§ **WORK INSTRUCTION**: Among the entries below, find the line with "How much water", then quote it and each following line up to and including the line with "A pump has suction", and nothing else.

(Saved entries)
+++
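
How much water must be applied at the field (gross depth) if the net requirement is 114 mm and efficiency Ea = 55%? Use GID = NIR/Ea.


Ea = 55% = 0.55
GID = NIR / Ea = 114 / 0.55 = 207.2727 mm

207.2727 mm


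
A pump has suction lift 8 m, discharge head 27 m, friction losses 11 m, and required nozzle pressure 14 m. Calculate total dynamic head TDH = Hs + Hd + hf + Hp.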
+++
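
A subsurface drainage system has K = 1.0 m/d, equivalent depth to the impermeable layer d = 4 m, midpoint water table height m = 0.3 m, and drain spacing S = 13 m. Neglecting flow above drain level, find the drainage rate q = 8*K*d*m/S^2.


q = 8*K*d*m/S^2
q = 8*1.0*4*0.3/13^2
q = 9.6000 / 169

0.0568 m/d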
+++
§ **ANSWER**:
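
How much water must be applied at the field (gross depth) if the net requirement is 114 mm and efficiency Ea = 55%? Use GID = NIR/Ea.


Ea = 55% = 0.55
GID = NIR / Ea = 114 / 0.55 = 207.2727 mm

207.2727 mm


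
A pump has suction lift 8 m, discharge head 27 m, friction losses 11 m, and required nozzle pressure 14 m. Calculate total dynamic head TDH = Hs + Hd + hf + Hp.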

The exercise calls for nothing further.